§ **ABOUT THIS TASK**:
Whenever a line in the records below contains "linen", pick it out.

+++ MATERIAL PROVIDED

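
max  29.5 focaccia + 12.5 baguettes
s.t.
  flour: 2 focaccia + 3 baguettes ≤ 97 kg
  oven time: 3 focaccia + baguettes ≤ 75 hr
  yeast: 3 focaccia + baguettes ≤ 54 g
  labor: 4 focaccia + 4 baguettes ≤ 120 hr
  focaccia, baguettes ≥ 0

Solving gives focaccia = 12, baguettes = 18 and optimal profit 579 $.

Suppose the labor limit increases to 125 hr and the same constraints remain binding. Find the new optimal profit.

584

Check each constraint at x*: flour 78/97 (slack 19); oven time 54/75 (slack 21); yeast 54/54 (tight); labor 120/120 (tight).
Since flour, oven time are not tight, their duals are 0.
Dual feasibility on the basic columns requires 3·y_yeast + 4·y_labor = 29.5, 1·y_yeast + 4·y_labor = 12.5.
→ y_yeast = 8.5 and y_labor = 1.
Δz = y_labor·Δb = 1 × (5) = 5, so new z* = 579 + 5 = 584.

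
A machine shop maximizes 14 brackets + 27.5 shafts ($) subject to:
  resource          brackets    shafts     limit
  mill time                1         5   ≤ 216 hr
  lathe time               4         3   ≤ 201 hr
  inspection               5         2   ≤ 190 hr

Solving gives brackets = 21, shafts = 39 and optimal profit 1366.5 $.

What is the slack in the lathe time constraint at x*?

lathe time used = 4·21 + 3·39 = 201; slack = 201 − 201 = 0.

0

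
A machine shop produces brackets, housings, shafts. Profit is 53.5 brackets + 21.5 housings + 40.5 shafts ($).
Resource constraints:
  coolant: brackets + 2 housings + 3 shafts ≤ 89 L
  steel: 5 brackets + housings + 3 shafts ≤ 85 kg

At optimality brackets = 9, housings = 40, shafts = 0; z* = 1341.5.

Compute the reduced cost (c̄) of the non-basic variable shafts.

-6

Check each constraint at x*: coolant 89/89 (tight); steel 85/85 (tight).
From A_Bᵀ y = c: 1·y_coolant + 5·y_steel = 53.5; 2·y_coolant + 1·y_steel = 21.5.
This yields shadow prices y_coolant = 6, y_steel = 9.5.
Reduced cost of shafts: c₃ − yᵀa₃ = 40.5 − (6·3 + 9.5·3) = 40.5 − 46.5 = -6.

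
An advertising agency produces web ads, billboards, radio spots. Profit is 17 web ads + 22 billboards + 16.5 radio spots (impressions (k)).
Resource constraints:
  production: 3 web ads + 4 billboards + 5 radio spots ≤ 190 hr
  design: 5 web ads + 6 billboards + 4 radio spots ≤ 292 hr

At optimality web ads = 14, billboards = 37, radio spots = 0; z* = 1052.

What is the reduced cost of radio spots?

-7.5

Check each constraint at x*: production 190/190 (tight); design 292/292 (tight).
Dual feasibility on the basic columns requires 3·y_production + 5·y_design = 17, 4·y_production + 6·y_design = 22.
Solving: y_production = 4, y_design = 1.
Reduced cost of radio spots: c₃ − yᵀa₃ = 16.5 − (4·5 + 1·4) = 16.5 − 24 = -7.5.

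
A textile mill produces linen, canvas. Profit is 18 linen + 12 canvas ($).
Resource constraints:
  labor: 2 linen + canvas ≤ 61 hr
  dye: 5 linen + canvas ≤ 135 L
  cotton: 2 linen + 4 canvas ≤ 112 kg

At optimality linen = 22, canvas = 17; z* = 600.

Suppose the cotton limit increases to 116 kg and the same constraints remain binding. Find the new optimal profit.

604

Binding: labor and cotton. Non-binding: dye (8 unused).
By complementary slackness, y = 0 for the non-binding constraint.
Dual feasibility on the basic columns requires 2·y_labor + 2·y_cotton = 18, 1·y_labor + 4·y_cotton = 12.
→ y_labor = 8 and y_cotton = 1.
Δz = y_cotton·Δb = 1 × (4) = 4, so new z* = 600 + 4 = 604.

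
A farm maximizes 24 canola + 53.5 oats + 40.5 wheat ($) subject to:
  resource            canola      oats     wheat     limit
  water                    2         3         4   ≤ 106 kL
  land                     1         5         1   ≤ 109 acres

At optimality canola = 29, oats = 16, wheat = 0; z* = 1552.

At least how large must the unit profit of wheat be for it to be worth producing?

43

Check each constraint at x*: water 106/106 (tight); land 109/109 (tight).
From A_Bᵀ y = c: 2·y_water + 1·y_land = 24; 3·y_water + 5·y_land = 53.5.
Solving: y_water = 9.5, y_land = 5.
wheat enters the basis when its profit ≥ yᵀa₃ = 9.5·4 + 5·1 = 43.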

++++++

§ **RESPONSE**:
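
A textile mill produces linen, canvas. Profit is 18 linen + 12 canvas ($).
  labor: 2 linen + canvas ≤ 61 hr
  dye: 5 linen + canvas ≤ 135 L
  cotton: 2 linen + 4 canvas ≤ 112 kg
At optimality linen = 22, canvas = 17; z* = 600.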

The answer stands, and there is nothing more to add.